Work instructions >> Restate the following entries exactly, including every line.

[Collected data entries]
* * * *

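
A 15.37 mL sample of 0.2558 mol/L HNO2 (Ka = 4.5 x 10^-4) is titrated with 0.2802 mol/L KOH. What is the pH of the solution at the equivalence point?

n(HNO2) = 0.2558 x 0.01537 = 0.003932 mol; V(KOH) at equivalence = 0.003932/0.2802 = 0.01403 L.
At equivalence all the acid is converted to NO2-; total volume = 0.01537 + 0.01403 = 0.02940 L, so [NO2-] = 0.003932/0.02940 = 0.1337 M.
Kb = Kw/Ka = 1.0e-14 / 4.5 x 10^-4 = 2.22e-11.
[OH^-] = sqrt(Kb x [NO2-]) = sqrt(2.22e-11 x 0.1337) = 1.72e-6 M.
pOH = 5.76, so pH = 14.00 - 5.76 = 8.24.

8.24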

* * * *

Finished exercise >>
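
A 15.37 mL sample of 0.2558 mol/L HNO2 (Ka = 4.5 x 10^-4) is titrated with 0.2802 mol/L KOH. What is the pH of the solution at the equivalence point?

n(HNO2) = 0.2558 x 0.01537 = 0.003932 mol; V(KOH) at equivalence = 0.003932/0.2802 = 0.01403 L.
At equivalence all the acid is converted to NO2-; total volume = 0.01537 + 0.01403 = 0.02940 L, so [NO2-] = 0.003932/0.02940 = 0.1337 M.
Kb = Kw/Ka = 1.0e-14 / 4.5 x 10^-4 = 2.22e-11.
[OH^-] = sqrt(Kb x [NO2-]) = sqrt(2.22e-11 x 0.1337) = 1.72e-6 M.
pOH = 5.76, so pH = 14.00 - 5.76 = 8.24.

8.24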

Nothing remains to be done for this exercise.